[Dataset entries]
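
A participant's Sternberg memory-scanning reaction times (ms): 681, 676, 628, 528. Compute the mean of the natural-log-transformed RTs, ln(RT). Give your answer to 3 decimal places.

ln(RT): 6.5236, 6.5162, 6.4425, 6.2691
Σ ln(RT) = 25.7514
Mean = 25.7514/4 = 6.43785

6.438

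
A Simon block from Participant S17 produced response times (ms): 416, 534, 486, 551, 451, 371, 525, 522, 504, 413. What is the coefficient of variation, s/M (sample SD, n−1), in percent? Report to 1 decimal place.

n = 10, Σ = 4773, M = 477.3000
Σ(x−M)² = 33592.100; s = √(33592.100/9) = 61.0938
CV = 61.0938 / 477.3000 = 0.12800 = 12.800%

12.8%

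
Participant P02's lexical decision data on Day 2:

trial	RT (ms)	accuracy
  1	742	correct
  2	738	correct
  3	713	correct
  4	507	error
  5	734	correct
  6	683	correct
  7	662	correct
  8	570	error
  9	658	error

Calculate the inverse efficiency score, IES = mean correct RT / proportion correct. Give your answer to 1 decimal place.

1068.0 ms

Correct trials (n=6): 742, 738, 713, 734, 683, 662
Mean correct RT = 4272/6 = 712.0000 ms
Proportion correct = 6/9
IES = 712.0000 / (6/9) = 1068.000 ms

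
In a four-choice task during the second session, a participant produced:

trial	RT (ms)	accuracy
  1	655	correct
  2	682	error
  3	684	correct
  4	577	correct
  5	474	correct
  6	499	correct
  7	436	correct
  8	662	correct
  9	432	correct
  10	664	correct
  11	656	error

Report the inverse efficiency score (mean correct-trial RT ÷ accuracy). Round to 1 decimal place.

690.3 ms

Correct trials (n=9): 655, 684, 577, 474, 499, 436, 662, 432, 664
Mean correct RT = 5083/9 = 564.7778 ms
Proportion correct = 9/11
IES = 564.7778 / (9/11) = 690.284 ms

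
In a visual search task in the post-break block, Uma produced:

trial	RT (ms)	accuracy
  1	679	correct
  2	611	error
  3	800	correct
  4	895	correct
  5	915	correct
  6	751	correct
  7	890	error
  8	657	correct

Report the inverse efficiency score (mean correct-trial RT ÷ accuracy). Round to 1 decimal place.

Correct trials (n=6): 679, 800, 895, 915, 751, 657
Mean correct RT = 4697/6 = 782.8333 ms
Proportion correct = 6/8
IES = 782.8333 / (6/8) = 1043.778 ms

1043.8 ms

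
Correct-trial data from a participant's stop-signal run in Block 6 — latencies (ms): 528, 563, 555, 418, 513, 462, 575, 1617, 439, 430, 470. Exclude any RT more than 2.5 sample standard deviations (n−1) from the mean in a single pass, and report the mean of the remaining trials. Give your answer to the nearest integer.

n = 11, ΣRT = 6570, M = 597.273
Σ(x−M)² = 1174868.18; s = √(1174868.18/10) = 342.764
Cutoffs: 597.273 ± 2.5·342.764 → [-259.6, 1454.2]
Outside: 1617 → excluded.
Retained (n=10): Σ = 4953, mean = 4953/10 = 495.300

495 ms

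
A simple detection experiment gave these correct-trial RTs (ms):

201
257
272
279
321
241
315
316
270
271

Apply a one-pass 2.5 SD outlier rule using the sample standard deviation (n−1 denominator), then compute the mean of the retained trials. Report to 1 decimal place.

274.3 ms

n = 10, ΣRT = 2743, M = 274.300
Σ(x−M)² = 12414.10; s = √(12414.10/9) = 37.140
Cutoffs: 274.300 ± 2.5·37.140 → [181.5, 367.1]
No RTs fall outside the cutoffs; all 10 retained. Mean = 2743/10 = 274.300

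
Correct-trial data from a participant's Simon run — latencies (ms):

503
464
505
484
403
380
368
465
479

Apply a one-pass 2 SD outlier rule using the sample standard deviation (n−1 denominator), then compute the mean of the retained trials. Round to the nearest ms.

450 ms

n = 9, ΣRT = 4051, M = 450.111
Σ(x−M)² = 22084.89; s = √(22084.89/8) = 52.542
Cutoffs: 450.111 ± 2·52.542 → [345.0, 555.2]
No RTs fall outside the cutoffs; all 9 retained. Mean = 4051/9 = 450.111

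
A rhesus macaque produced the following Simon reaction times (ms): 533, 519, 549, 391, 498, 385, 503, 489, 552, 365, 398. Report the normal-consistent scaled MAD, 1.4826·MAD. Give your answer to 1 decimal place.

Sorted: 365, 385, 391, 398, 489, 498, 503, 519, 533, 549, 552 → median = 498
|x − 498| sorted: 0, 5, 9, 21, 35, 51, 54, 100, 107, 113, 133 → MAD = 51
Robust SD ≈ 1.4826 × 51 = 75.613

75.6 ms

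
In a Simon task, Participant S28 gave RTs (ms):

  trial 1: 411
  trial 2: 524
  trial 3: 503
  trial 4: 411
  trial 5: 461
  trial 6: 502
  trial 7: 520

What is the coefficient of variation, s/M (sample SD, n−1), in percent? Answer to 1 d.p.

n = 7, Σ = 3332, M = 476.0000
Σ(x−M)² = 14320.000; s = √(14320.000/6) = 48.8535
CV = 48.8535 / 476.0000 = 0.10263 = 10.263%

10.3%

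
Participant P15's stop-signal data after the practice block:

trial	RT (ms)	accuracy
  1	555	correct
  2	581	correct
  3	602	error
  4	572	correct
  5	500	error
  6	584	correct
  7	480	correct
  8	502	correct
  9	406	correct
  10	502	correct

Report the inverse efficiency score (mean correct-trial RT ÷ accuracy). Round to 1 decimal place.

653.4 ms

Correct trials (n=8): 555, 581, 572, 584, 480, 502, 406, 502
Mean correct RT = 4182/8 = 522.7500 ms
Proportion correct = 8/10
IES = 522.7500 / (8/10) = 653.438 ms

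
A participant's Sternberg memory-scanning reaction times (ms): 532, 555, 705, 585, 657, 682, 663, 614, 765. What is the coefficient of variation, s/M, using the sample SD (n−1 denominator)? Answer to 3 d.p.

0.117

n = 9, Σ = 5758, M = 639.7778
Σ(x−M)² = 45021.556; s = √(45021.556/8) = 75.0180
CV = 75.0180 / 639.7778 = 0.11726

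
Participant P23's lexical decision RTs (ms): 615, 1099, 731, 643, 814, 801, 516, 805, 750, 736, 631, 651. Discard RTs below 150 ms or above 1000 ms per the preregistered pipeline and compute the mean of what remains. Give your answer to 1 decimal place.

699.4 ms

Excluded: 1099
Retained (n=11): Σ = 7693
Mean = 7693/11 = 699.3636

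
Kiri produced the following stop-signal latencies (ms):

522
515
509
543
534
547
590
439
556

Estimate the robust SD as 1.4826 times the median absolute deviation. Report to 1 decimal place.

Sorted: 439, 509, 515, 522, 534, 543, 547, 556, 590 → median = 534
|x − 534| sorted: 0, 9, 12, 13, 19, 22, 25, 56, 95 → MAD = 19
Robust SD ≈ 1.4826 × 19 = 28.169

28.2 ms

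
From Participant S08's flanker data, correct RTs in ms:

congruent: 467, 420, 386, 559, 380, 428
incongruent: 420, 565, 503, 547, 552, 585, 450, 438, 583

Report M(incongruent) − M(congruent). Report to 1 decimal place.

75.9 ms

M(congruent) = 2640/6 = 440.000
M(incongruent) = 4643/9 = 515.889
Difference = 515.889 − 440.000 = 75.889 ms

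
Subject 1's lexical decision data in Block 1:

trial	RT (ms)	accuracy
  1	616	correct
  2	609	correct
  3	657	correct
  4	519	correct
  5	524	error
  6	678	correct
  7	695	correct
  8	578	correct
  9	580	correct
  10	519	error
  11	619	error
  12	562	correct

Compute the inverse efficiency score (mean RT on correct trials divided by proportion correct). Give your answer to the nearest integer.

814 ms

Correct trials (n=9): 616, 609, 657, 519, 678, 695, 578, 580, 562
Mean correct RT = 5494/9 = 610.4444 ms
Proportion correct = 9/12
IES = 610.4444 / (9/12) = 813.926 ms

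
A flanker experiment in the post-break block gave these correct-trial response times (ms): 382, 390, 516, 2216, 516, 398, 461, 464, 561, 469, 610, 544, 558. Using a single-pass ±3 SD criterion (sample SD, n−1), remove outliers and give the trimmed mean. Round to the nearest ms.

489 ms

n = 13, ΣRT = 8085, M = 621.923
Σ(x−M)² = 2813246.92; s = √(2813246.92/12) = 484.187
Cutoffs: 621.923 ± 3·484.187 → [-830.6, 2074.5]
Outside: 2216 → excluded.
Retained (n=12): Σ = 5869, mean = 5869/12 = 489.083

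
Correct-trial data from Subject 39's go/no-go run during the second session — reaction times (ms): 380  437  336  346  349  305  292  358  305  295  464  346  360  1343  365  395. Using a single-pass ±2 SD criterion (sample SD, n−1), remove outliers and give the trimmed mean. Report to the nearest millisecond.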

PROBLEM TO SOLVE
From the records above, pull every line that has the string "task" and copy it.

FINAL ANSWER
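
In a four-choice task during the second session, a participant produced:
In a visual search task in the post-break block, Uma produced:
In a Simon task, Participant S28 gave RTs (ms):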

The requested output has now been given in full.